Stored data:

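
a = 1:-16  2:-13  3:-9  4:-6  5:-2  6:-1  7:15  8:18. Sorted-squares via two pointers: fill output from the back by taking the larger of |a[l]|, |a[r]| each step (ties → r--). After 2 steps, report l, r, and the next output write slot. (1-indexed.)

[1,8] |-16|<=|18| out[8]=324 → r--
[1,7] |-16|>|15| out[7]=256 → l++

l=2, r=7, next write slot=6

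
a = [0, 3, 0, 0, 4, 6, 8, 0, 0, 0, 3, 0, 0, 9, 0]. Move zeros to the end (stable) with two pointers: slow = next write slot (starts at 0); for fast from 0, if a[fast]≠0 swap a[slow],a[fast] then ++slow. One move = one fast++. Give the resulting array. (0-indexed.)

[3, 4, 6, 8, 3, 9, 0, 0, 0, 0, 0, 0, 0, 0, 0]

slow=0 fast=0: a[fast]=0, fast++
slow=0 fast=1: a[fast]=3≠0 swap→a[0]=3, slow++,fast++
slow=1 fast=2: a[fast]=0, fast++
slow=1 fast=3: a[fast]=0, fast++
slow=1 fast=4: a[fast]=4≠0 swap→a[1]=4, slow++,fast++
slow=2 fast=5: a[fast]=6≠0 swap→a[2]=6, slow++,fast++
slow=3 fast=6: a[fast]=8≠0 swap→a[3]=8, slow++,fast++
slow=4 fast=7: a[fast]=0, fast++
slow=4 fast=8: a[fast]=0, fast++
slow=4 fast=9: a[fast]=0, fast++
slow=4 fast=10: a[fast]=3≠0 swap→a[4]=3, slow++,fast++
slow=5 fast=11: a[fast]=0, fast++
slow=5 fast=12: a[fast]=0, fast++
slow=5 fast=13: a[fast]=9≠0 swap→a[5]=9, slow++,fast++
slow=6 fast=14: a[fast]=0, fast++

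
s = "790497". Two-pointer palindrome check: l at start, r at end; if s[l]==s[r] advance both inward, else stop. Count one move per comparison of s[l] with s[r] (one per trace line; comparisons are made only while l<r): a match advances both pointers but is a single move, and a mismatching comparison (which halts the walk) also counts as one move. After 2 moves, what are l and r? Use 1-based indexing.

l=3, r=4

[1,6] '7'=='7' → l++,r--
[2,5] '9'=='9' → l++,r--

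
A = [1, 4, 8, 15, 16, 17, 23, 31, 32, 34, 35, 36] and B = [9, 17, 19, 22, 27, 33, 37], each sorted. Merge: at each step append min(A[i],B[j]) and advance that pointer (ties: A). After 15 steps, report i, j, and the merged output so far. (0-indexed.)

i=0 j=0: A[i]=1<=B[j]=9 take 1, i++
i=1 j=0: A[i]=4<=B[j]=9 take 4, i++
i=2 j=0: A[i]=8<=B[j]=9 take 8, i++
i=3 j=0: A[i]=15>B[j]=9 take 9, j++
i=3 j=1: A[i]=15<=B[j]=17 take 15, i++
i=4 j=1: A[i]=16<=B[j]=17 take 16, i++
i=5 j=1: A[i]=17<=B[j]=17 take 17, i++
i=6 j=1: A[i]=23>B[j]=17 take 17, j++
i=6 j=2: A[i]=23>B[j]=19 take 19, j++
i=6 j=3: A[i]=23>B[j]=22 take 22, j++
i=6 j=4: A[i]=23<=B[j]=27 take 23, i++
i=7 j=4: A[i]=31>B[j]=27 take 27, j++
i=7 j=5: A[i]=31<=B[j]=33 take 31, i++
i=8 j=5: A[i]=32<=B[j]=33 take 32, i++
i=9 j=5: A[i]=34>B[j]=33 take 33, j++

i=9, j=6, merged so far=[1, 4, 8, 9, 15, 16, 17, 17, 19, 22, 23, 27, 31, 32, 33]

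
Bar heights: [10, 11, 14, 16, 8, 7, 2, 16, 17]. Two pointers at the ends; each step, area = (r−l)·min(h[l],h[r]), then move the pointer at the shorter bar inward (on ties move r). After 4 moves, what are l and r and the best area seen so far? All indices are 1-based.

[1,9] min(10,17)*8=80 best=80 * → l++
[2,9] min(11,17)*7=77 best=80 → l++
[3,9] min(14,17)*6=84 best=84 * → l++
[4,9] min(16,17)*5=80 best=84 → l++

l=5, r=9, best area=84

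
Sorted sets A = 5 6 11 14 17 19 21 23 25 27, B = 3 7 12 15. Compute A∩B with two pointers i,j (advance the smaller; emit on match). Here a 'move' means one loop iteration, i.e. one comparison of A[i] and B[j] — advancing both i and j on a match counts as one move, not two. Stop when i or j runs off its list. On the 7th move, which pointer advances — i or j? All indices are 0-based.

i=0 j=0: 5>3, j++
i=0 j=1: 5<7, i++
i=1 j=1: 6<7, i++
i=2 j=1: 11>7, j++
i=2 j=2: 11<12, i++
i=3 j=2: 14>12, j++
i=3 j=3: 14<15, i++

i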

What the exercise asks
Write out each entry above exactly as it is written.

Response
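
a = 1:-16  2:-13  3:-9  4:-6  5:-2  6:-1  7:15  8:18. Sorted-squares via two pointers: fill output from the back by taking the larger of |a[l]|, |a[r]| each step (ties → r--). After 2 steps, report l, r, and the next output write slot. (1-indexed.)

[1,8] |-16|<=|18| out[8]=324 → r--
[1,7] |-16|>|15| out[7]=256 → l++

l=2, r=7, next write slot=6

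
a = [0, 3, 0, 0, 4, 6, 8, 0, 0, 0, 3, 0, 0, 9, 0]. Move zeros to the end (stable) with two pointers: slow = next write slot (starts at 0); for fast from 0, if a[fast]≠0 swap a[slow],a[fast] then ++slow. One move = one fast++. Give the resulting array. (0-indexed.)

[3, 4, 6, 8, 3, 9, 0, 0, 0, 0, 0, 0, 0, 0, 0]

slow=0 fast=0: a[fast]=0, fast++
slow=0 fast=1: a[fast]=3≠0 swap→a[0]=3, slow++,fast++
slow=1 fast=2: a[fast]=0, fast++
slow=1 fast=3: a[fast]=0, fast++
slow=1 fast=4: a[fast]=4≠0 swap→a[1]=4, slow++,fast++
slow=2 fast=5: a[fast]=6≠0 swap→a[2]=6, slow++,fast++
slow=3 fast=6: a[fast]=8≠0 swap→a[3]=8, slow++,fast++
slow=4 fast=7: a[fast]=0, fast++
slow=4 fast=8: a[fast]=0, fast++
slow=4 fast=9: a[fast]=0, fast++
slow=4 fast=10: a[fast]=3≠0 swap→a[4]=3, slow++,fast++
slow=5 fast=11: a[fast]=0, fast++
slow=5 fast=12: a[fast]=0, fast++
slow=5 fast=13: a[fast]=9≠0 swap→a[5]=9, slow++,fast++
slow=6 fast=14: a[fast]=0, fast++

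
s = "790497". Two-pointer palindrome check: l at start, r at end; if s[l]==s[r] advance both inward, else stop. Count one move per comparison of s[l] with s[r] (one per trace line; comparisons are made only while l<r): a match advances both pointers but is a single move, and a mismatching comparison (which halts the walk) also counts as one move. After 2 moves, what are l and r? Use 1-based indexing.

l=3, r=4

[1,6] '7'=='7' → l++,r--
[2,5] '9'=='9' → l++,r--

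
A = [1, 4, 8, 15, 16, 17, 23, 31, 32, 34, 35, 36] and B = [9, 17, 19, 22, 27, 33, 37], each sorted. Merge: at each step append min(A[i],B[j]) and advance that pointer (ties: A). After 15 steps, report i, j, and the merged output so far. (0-indexed.)

i=0 j=0: A[i]=1<=B[j]=9 take 1, i++
i=1 j=0: A[i]=4<=B[j]=9 take 4, i++
i=2 j=0: A[i]=8<=B[j]=9 take 8, i++
i=3 j=0: A[i]=15>B[j]=9 take 9, j++
i=3 j=1: A[i]=15<=B[j]=17 take 15, i++
i=4 j=1: A[i]=16<=B[j]=17 take 16, i++
i=5 j=1: A[i]=17<=B[j]=17 take 17, i++
i=6 j=1: A[i]=23>B[j]=17 take 17, j++
i=6 j=2: A[i]=23>B[j]=19 take 19, j++
i=6 j=3: A[i]=23>B[j]=22 take 22, j++
i=6 j=4: A[i]=23<=B[j]=27 take 23, i++
i=7 j=4: A[i]=31>B[j]=27 take 27, j++
i=7 j=5: A[i]=31<=B[j]=33 take 31, i++
i=8 j=5: A[i]=32<=B[j]=33 take 32, i++
i=9 j=5: A[i]=34>B[j]=33 take 33, j++

i=9, j=6, merged so far=[1, 4, 8, 9, 15, 16, 17, 17, 19, 22, 23, 27, 31, 32, 33]

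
Bar heights: [10, 11, 14, 16, 8, 7, 2, 16, 17]. Two pointers at the ends; each step, area = (r−l)·min(h[l],h[r]), then move the pointer at the shorter bar inward (on ties move r). After 4 moves, what are l and r and the best area seen so far? All indices are 1-based.

[1,9] min(10,17)*8=80 best=80 * → l++
[2,9] min(11,17)*7=77 best=80 → l++
[3,9] min(14,17)*6=84 best=84 * → l++
[4,9] min(16,17)*5=80 best=84 → l++

l=5, r=9, best area=84

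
Sorted sets A = 5 6 11 14 17 19 21 23 25 27, B = 3 7 12 15. Compute A∩B with two pointers i,j (advance the smaller; emit on match). Here a 'move' means one loop iteration, i.e. one comparison of A[i] and B[j] — advancing both i and j on a match counts as one move, not two. Stop when i or j runs off its list. On the 7th move, which pointer advances — i or j? All indices are 0-based.

i=0 j=0: 5>3, j++
i=0 j=1: 5<7, i++
i=1 j=1: 6<7, i++
i=2 j=1: 11>7, j++
i=2 j=2: 11<12, i++
i=3 j=2: 14>12, j++
i=3 j=3: 14<15, i++

i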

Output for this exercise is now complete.